> _TASK OBJECTIVE_
In the material below, the lines from the one containing "On a test board, R_s" through the one containing "In an attenuator, Ra" are to be given again exactly, ends included, and no others.

> _TASK INPUTS_

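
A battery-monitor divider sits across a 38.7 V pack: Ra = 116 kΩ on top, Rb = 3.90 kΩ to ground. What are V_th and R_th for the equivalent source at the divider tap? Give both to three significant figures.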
...
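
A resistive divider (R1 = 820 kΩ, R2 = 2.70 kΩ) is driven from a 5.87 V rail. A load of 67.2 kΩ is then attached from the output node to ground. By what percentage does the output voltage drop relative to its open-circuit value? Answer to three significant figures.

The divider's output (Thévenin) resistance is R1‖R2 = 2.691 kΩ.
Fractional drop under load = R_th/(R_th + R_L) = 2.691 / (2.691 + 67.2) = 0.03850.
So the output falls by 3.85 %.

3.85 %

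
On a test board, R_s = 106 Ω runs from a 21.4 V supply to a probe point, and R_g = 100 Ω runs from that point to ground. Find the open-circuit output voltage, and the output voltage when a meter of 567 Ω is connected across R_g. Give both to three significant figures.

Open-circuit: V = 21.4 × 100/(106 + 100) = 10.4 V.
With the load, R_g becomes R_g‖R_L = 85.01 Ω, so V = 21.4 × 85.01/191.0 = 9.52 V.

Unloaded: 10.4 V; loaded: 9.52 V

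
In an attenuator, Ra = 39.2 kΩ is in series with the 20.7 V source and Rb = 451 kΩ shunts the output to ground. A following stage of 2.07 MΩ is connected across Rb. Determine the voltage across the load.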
* * *
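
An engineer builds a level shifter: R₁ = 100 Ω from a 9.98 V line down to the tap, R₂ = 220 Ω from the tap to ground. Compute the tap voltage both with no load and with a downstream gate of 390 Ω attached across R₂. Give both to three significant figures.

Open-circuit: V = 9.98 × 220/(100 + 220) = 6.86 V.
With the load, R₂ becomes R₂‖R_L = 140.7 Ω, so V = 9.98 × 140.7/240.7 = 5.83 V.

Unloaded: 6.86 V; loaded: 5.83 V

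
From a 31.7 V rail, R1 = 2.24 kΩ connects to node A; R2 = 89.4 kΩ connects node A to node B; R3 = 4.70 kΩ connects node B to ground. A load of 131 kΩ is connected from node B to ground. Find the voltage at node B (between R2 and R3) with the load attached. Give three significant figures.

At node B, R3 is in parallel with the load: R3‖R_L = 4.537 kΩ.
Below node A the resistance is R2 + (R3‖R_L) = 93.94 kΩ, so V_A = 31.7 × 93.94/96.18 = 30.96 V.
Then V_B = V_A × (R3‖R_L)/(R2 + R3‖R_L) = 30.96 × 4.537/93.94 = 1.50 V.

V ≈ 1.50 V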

> _ANSWER FOR THE TASK_
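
On a test board, R_s = 106 Ω runs from a 21.4 V supply to a probe point, and R_g = 100 Ω runs from that point to ground. Find the open-circuit output voltage, and the output voltage when a meter of 567 Ω is connected across R_g. Give both to three significant figures.

Open-circuit: V = 21.4 × 100/(106 + 100) = 10.4 V.
With the load, R_g becomes R_g‖R_L = 85.01 Ω, so V = 21.4 × 85.01/191.0 = 9.52 V.

Unloaded: 10.4 V; loaded: 9.52 V

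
In an attenuator, Ra = 39.2 kΩ is in series with the 20.7 V source and Rb = 451 kΩ shunts the output to ground. A following stage of 2.07 MΩ is connected across Rb. Determine the voltage across the load.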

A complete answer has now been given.